• **WHAT YOU ARE ASKED TO DO**
Starting with the line that contains "Find the 85th" and stopping after the line that contains "Consider these 9", copy the entries below exactly. Include nothing else.

━━ RECORDS TO USE ━━

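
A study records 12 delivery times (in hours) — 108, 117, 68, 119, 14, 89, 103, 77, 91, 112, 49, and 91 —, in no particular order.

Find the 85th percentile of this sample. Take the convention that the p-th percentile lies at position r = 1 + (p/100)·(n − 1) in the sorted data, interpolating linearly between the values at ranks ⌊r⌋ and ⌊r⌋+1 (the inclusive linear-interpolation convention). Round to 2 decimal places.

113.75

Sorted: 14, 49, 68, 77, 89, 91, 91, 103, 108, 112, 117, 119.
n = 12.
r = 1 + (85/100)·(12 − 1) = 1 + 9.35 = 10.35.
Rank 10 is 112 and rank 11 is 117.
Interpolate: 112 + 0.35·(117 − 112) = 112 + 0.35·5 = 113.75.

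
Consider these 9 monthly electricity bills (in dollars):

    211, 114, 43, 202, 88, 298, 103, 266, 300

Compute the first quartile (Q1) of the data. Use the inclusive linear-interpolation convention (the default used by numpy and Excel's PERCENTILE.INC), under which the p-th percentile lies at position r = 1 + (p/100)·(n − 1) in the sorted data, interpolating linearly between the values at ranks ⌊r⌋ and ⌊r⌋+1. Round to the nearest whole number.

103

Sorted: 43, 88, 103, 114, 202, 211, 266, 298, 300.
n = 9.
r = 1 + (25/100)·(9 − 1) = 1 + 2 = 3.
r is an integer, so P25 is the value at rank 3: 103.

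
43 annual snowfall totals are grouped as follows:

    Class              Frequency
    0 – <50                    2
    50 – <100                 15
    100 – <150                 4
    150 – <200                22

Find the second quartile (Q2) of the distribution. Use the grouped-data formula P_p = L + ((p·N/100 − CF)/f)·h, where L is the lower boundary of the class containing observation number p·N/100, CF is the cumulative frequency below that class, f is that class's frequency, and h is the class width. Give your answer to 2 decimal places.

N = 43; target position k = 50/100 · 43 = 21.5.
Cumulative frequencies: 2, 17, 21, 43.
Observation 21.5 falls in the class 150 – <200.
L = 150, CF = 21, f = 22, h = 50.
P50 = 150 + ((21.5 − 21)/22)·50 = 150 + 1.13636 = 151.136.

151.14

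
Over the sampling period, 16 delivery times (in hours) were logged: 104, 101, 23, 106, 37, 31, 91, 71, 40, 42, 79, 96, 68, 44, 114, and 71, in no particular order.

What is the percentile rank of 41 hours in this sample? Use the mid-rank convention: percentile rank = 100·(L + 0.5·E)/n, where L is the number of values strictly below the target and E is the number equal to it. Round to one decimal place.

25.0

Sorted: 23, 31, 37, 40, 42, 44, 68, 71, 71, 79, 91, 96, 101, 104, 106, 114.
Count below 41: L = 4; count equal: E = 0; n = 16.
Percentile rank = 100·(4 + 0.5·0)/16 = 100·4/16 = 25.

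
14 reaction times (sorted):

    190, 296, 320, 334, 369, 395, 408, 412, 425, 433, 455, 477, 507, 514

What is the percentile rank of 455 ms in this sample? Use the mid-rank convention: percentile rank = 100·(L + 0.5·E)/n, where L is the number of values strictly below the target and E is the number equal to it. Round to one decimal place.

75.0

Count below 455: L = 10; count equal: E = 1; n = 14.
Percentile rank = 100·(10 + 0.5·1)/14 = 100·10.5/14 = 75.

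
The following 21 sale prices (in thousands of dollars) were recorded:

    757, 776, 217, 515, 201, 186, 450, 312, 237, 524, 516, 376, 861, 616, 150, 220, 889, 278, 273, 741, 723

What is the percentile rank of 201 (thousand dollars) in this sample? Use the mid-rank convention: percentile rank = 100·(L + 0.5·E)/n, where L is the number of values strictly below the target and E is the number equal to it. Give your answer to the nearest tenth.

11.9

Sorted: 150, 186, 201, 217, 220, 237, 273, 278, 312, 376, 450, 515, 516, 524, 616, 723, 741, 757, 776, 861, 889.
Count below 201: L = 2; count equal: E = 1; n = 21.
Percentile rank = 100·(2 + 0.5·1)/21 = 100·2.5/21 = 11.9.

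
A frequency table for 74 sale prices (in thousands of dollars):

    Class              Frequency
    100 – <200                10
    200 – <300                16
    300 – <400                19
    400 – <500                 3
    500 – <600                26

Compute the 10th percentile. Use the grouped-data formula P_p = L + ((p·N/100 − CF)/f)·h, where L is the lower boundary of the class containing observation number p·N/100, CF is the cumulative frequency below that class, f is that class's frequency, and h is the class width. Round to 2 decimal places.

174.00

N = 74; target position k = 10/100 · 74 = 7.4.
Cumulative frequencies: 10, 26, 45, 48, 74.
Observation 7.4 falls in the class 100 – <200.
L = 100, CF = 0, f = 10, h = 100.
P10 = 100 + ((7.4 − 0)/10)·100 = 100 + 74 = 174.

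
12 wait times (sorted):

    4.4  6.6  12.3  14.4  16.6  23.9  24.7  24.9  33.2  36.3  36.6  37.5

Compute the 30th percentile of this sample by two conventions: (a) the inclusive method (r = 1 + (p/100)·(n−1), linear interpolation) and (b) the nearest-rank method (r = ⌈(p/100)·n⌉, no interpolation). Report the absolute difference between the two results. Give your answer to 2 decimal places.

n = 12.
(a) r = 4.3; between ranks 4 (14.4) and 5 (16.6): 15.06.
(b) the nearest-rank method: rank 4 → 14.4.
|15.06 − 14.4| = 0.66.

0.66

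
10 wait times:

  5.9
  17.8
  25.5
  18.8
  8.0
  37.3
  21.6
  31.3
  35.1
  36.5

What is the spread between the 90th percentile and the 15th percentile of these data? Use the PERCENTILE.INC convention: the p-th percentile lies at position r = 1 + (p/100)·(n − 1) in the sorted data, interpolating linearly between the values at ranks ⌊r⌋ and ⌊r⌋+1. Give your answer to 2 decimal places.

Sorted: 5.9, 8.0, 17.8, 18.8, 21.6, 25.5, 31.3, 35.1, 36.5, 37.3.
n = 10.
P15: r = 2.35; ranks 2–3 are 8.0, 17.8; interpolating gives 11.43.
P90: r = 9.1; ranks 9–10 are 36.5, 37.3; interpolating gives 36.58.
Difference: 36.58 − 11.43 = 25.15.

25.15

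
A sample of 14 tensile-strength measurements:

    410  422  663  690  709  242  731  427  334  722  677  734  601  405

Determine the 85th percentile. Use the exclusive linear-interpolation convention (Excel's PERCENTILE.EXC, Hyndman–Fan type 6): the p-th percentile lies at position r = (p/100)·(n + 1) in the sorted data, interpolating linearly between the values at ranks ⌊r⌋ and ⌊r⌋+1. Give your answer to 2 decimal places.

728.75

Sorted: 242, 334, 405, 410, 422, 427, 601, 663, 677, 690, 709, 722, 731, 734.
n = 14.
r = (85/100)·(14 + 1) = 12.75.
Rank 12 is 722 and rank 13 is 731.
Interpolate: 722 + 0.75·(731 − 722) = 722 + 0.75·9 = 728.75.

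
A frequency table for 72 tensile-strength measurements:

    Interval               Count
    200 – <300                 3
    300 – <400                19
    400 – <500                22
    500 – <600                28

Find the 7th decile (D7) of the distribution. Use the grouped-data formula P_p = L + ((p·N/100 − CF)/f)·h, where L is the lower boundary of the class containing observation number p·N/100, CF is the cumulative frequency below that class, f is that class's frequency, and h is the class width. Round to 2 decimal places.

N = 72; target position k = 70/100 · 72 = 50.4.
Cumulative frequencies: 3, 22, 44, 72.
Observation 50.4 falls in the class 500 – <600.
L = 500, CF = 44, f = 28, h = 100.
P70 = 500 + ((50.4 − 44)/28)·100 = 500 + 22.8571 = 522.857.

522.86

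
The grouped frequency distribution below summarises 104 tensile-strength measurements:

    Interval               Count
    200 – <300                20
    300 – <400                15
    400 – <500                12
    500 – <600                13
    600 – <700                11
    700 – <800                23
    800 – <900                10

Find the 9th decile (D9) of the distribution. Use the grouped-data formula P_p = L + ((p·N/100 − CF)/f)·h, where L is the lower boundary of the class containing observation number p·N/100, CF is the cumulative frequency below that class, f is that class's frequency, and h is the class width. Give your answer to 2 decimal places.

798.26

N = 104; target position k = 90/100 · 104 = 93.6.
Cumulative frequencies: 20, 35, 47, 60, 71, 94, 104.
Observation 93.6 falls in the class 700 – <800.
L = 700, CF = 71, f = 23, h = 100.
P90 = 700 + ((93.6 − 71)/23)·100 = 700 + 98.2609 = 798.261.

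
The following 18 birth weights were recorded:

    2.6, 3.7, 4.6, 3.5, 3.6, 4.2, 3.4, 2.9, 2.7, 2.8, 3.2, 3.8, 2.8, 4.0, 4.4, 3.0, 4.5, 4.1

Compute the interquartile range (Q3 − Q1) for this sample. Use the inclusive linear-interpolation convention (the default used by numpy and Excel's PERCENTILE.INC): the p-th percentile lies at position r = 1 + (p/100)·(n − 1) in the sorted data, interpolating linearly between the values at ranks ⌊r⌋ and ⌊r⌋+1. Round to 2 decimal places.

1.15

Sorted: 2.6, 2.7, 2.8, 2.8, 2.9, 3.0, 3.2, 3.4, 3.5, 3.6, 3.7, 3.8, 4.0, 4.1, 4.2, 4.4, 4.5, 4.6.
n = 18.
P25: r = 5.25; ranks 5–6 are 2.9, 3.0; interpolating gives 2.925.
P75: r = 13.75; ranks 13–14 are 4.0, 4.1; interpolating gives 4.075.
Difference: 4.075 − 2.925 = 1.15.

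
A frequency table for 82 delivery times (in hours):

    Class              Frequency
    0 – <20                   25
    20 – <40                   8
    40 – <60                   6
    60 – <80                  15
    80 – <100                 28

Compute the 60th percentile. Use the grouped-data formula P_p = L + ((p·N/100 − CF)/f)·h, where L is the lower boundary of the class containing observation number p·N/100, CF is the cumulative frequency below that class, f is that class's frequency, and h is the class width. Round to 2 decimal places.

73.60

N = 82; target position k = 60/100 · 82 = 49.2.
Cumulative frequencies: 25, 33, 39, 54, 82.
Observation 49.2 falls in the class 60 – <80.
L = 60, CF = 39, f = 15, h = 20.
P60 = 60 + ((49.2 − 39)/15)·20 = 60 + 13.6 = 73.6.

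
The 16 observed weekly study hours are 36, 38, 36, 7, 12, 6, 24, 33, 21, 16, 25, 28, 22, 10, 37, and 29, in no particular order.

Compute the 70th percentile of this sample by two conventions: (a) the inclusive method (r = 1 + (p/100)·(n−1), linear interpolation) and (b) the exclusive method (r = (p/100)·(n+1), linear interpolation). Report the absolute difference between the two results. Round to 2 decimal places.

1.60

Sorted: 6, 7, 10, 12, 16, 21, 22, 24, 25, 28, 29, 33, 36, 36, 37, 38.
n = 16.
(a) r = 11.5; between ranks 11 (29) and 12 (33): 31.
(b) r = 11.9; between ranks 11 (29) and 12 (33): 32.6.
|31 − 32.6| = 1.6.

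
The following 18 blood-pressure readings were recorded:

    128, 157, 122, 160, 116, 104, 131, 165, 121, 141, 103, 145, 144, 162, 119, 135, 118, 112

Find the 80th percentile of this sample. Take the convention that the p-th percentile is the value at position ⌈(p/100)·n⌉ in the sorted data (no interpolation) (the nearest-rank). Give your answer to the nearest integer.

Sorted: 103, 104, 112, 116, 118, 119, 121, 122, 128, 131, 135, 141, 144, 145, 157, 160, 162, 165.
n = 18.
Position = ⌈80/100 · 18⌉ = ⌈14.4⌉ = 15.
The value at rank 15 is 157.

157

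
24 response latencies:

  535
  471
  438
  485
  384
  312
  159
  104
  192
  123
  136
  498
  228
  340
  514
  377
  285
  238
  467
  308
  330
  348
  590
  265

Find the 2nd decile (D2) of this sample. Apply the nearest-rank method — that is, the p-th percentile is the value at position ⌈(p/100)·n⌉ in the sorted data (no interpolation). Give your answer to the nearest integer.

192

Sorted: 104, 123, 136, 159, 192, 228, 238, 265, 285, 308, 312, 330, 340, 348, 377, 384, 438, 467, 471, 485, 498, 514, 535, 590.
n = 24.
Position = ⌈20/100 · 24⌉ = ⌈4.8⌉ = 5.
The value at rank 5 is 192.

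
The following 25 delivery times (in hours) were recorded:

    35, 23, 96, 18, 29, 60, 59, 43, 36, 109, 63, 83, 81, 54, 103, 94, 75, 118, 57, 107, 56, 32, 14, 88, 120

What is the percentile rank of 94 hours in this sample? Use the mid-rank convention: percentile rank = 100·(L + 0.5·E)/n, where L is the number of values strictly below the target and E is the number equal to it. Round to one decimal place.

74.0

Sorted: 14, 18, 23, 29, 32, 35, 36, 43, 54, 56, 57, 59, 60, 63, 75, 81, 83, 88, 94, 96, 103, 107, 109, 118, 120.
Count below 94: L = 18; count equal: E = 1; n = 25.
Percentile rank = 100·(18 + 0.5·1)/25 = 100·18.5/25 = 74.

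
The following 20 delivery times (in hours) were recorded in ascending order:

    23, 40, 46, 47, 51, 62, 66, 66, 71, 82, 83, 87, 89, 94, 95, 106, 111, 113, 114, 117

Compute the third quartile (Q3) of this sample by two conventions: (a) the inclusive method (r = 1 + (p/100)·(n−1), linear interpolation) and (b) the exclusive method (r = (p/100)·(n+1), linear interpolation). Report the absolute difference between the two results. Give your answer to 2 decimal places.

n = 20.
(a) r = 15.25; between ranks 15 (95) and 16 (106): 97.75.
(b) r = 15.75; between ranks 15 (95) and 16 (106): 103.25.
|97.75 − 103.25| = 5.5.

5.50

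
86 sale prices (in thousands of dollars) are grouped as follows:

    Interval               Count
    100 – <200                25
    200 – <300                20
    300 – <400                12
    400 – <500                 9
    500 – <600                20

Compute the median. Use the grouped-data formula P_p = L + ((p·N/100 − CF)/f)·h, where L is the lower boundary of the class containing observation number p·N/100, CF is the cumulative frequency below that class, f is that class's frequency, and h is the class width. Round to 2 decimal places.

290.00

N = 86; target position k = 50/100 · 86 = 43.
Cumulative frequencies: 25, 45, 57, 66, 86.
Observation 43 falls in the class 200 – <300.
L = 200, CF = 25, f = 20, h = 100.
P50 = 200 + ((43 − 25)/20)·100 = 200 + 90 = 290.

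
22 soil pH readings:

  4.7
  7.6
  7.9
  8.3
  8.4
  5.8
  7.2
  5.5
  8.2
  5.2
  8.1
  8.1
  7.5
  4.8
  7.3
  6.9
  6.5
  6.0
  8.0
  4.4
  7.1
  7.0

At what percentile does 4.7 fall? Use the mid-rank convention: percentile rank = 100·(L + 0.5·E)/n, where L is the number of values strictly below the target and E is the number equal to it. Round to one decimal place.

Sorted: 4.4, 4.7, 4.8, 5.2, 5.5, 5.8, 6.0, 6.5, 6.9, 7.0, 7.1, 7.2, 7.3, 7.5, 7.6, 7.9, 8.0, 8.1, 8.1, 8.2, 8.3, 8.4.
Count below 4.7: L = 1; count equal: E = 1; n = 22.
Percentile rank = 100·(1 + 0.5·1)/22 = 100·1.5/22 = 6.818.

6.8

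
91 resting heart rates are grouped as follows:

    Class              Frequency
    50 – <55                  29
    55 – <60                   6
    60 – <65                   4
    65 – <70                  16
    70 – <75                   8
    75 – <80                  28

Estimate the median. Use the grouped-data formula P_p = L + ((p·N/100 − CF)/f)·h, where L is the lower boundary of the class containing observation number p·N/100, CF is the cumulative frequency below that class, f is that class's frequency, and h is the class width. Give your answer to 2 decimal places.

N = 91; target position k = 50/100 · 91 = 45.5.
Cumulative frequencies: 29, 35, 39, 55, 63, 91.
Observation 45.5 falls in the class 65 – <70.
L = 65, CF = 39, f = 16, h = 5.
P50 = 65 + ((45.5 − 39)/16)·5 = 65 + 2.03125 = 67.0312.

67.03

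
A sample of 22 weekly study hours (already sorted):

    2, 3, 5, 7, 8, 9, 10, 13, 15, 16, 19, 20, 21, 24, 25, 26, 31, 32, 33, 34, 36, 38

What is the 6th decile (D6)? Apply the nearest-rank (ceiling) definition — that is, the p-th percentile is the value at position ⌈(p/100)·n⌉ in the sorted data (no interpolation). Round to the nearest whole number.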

━━━

• **EXERCISE RESPONSE**
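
Find the 85th percentile of this sample. Take the convention that the p-th percentile lies at position r = 1 + (p/100)·(n − 1) in the sorted data, interpolating linearly between the values at ranks ⌊r⌋ and ⌊r⌋+1 (the inclusive linear-interpolation convention). Round to 2 decimal places.

113.75

Sorted: 14, 49, 68, 77, 89, 91, 91, 103, 108, 112, 117, 119.
n = 12.
r = 1 + (85/100)·(12 − 1) = 1 + 9.35 = 10.35.
Rank 10 is 112 and rank 11 is 117.
Interpolate: 112 + 0.35·(117 − 112) = 112 + 0.35·5 = 113.75.

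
Consider these 9 monthly electricity bills (in dollars):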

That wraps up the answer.